> **Assignment**
Word for word, set down the full listing below.
***
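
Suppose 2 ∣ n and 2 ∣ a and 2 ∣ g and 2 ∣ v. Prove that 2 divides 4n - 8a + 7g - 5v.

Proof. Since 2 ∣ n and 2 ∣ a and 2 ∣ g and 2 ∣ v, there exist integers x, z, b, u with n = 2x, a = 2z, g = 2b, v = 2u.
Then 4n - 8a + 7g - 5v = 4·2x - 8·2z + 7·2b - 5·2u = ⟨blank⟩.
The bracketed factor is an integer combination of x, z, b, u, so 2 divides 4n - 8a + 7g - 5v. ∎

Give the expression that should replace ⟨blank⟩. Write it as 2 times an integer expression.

Pull the common 2 out of every term: 4·2x - 8·2z + 7·2b - 5·2u = 2(7b - 5u + 4x - 8z).
7b - 5u + 4x - 8z is an integer, which exhibits the divisibility.

2(7b - 5u + 4x - 8z)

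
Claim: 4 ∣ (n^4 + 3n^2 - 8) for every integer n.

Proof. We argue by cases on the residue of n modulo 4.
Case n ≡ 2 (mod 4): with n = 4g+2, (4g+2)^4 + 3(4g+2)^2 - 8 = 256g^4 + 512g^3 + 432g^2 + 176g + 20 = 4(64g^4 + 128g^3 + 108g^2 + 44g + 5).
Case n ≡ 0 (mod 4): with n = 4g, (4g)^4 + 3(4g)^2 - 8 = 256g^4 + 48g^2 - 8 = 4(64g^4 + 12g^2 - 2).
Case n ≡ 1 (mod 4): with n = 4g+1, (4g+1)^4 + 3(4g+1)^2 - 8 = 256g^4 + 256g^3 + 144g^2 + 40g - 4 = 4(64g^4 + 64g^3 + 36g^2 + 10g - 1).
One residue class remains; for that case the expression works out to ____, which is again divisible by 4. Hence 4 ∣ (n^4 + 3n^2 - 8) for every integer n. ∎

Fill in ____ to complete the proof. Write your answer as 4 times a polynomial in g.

4(64g^4 + 192g^3 + 228g^2 + 126g + 25)

Only n ≡ 3 (mod 4) is unaccounted for. Put n = 4g+3:
(4g+3)^4 + 3(4g+3)^2 - 8 expands to 256g^4 + 768g^3 + 912g^2 + 504g + 100,
and factoring out 4 leaves 4(64g^4 + 192g^3 + 228g^2 + 126g + 25).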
***
> **Problem solution**
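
Suppose 2 ∣ n and 2 ∣ a and 2 ∣ g and 2 ∣ v. Prove that 2 divides 4n - 8a + 7g - 5v.

Proof. Since 2 ∣ n and 2 ∣ a and 2 ∣ g and 2 ∣ v, there exist integers x, z, b, u with n = 2x, a = 2z, g = 2b, v = 2u.
Then 4n - 8a + 7g - 5v = 4·2x - 8·2z + 7·2b - 5·2u = ⟨blank⟩.
The bracketed factor is an integer combination of x, z, b, u, so 2 divides 4n - 8a + 7g - 5v. ∎

Give the expression that should replace ⟨blank⟩. Write it as 2 times an integer expression.

Pull the common 2 out of every term: 4·2x - 8·2z + 7·2b - 5·2u = 2(7b - 5u + 4x - 8z).
7b - 5u + 4x - 8z is an integer, which exhibits the divisibility.

2(7b - 5u + 4x - 8z)

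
Claim: 4 ∣ (n^4 + 3n^2 - 8) for every integer n.

Proof. We argue by cases on the residue of n modulo 4.
Case n ≡ 2 (mod 4): with n = 4g+2, (4g+2)^4 + 3(4g+2)^2 - 8 = 256g^4 + 512g^3 + 432g^2 + 176g + 20 = 4(64g^4 + 128g^3 + 108g^2 + 44g + 5).
Case n ≡ 0 (mod 4): with n = 4g, (4g)^4 + 3(4g)^2 - 8 = 256g^4 + 48g^2 - 8 = 4(64g^4 + 12g^2 - 2).
Case n ≡ 1 (mod 4): with n = 4g+1, (4g+1)^4 + 3(4g+1)^2 - 8 = 256g^4 + 256g^3 + 144g^2 + 40g - 4 = 4(64g^4 + 64g^3 + 36g^2 + 10g - 1).
One residue class remains; for that case the expression works out to ____, which is again divisible by 4. Hence 4 ∣ (n^4 + 3n^2 - 8) for every integer n. ∎

Fill in ____ to complete the proof. Write your answer as 4 times a polynomial in g.

4(64g^4 + 192g^3 + 228g^2 + 126g + 25)

Only n ≡ 3 (mod 4) is unaccounted for. Put n = 4g+3:
(4g+3)^4 + 3(4g+3)^2 - 8 expands to 256g^4 + 768g^3 + 912g^2 + 504g + 100,
and factoring out 4 leaves 4(64g^4 + 192g^3 + 228g^2 + 126g + 25).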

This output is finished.